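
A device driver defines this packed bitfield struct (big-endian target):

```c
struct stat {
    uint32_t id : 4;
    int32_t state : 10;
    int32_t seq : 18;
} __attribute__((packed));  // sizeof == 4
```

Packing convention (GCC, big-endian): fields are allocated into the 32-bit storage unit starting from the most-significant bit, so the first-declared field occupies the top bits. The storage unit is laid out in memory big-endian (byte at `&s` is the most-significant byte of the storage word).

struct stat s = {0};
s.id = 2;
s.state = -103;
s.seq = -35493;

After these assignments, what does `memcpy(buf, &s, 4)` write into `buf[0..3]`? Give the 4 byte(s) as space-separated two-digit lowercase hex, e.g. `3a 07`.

2e 67 75 5b

[28+:4] id=2 & 0xf = 0x2; word=0x20000000
[18+:10] state=-103 & 0x3ff = 0x399; word=0x2e640000
[0+:18] seq=-35493 & 0x3ffff = 0x3755b; word=0x2e67755b
word = 0x2e67755b → big-endian bytes:
  [0]=0x2e  [1]=0x67  [2]=0x75  [3]=0x5b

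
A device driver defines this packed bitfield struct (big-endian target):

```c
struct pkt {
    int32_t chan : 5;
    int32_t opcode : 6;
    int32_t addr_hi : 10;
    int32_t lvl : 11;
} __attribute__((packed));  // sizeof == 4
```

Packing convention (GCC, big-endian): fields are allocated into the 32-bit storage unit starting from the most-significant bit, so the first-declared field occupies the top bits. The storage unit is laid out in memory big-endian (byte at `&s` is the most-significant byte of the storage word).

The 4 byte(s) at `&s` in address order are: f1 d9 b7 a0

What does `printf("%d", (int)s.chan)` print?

[0]=0xf1 [1]=0xd9 [2]=0xb7 [3]=0xa0 (big-endian) → word 0xf1d9b7a0
chan:5 @ bit 27 → (0xf1d9b7a0>>27)&0x1f = 0x1e  ←
opcode:6 @ bit 21 → (0xf1d9b7a0>>21)&0x3f = 0xe
addr_hi:10 @ bit 11 → (0xf1d9b7a0>>11)&0x3ff = 0x336
lvl:11 @ bit 0 → (0xf1d9b7a0>>0)&0x7ff = 0x7a0
chan signed 5b, MSB=1: 30 - 32 = -2

-2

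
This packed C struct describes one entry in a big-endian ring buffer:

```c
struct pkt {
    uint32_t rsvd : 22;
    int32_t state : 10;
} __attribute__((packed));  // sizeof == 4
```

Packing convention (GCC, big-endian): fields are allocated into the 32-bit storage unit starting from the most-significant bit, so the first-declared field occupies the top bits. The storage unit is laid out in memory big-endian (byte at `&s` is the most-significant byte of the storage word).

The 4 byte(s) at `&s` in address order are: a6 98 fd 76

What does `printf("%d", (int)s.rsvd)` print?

[0]=0xa6 [1]=0x98 [2]=0xfd [3]=0x76 (big-endian) → word 0xa698fd76
rsvd [10+:22] = (word>>10) & 0x3fffff = 2729535  ←
state [0+:10] = (word>>0) & 0x3ff = 374

2729535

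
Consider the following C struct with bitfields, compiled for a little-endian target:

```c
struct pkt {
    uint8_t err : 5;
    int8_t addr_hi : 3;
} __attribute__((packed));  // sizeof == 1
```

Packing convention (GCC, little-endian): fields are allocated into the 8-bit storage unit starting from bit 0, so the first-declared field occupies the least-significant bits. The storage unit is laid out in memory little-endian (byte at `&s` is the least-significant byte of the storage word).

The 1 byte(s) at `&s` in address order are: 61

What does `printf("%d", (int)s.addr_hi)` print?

[0]=0x61 (little-endian) → word 0x61
err:5 @ bit 0 → (0x61>>0)&0x1f = 0x1
addr_hi:3 @ bit 5 → (0x61>>5)&0x7 = 0x3  ←
addr_hi signed 3b, MSB=0: value = 3

3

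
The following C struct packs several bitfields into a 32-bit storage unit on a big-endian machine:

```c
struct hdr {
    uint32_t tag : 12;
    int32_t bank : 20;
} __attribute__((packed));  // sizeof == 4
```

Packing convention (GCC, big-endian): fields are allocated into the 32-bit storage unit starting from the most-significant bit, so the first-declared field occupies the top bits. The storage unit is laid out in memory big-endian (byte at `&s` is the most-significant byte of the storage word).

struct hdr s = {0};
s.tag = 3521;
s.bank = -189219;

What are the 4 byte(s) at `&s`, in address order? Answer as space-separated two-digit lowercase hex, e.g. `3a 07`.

[20+:12] tag=3521 & 0xfff = 0xdc1; word=0xdc100000
[0+:20] bank=-189219 & 0xfffff = 0xd1cdd; word=0xdc1d1cdd
word = 0xdc1d1cdd → big-endian bytes:
  [0]=0xdc  [1]=0x1d  [2]=0x1c  [3]=0xdd

dc 1d 1c dd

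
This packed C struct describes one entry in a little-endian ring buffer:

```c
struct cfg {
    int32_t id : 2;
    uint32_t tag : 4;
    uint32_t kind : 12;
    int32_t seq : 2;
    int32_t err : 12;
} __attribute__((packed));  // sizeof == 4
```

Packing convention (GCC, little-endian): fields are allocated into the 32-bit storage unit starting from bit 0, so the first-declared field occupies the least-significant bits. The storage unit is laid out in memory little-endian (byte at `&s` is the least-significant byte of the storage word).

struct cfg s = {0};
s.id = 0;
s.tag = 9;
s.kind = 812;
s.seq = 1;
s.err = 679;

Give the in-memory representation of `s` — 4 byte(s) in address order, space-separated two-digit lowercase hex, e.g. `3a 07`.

[0+:2] id=0 & 0x3 = 0x0; word=0x00000000
[2+:4] tag=9 & 0xf = 0x9; word=0x00000024
[6+:12] kind=812 & 0xfff = 0x32c; word=0x0000cb24
[18+:2] seq=1 & 0x3 = 0x1; word=0x0004cb24
[20+:12] err=679 & 0xfff = 0x2a7; word=0x2a74cb24
word = 0x2a74cb24 → little-endian bytes:
  [0]=0x24  [1]=0xcb  [2]=0x74  [3]=0x2a

24 cb 74 2a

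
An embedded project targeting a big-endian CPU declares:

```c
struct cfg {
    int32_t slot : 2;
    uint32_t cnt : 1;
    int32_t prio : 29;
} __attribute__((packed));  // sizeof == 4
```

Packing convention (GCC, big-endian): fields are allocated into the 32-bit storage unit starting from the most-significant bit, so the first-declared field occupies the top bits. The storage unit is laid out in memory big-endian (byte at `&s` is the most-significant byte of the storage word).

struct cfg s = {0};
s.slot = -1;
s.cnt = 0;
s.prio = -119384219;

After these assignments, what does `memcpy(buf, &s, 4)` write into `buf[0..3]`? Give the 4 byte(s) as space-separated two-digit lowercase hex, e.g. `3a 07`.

d8 e2 57 65

slot:2 = -1 → 0x3 << 30 → word 0xc0000000
cnt:1 = 0 → 0x0 << 29 → word 0xc0000000
prio:29 = -119384219 → 0x18e25765 << 0 → word 0xd8e25765
word = 0xd8e25765 → big-endian bytes:
  [0]=0xd8  [1]=0xe2  [2]=0x57  [3]=0x65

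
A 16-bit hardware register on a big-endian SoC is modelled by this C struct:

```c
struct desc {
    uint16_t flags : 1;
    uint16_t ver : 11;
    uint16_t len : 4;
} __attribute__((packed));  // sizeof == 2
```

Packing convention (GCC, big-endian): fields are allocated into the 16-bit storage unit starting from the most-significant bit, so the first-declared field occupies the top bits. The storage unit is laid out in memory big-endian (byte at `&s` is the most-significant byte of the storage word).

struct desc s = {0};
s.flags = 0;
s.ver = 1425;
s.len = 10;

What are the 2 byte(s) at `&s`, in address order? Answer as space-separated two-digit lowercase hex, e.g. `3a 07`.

59 1a

[15+:1] flags=0 & 0x1 = 0x0; word=0x0000
[4+:11] ver=1425 & 0x7ff = 0x591; word=0x5910
[0+:4] len=10 & 0xf = 0xa; word=0x591a
word = 0x591a → big-endian bytes:
  [0]=0x59  [1]=0x1a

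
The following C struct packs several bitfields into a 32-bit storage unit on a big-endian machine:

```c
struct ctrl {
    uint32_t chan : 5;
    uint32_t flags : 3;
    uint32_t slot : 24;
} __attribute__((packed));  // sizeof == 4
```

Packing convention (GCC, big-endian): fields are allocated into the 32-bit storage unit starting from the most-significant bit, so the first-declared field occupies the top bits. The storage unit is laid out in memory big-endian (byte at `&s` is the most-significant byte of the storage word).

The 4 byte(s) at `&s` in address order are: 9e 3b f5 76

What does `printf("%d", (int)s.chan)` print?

[0]=0x9e [1]=0x3b [2]=0xf5 [3]=0x76 (big-endian) → word 0x9e3bf576
chan [27+:5] = (word>>27) & 0x1f = 19  ←
flags [24+:3] = (word>>24) & 0x7 = 6
slot [0+:24] = (word>>0) & 0xffffff = 3929462

19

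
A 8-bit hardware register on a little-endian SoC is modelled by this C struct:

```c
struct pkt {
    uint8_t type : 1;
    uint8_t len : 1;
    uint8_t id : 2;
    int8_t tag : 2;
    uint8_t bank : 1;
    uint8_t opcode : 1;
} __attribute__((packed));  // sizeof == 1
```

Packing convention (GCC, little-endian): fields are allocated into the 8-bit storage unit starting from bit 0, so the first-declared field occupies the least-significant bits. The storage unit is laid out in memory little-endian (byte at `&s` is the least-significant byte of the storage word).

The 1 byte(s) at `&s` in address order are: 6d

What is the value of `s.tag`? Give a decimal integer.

-2

[0]=0x6d (little-endian) → word 0x6d
type:1 @ bit 0 → (0x6d>>0)&0x1 = 0x1
len:1 @ bit 1 → (0x6d>>1)&0x1 = 0x0
id:2 @ bit 2 → (0x6d>>2)&0x3 = 0x3
tag:2 @ bit 4 → (0x6d>>4)&0x3 = 0x2  ←
bank:1 @ bit 6 → (0x6d>>6)&0x1 = 0x1
opcode:1 @ bit 7 → (0x6d>>7)&0x1 = 0x0
tag signed 2b, MSB=1: 2 - 4 = -2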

■ ASSIGNED TASK
All lines above from the one holding "32-bit storage unit starting from bit" to the one holding "s.err = 679;", inclusive, are to be copied exactly; no other line is wanted.

■ PROBLEM SOLUTION
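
Packing convention (GCC, little-endian): fields are allocated into the 32-bit storage unit starting from bit 0, so the first-declared field occupies the least-significant bits. The storage unit is laid out in memory little-endian (byte at `&s` is the least-significant byte of the storage word).

struct cfg s = {0};
s.id = 0;
s.tag = 9;
s.kind = 812;
s.seq = 1;
s.err = 679;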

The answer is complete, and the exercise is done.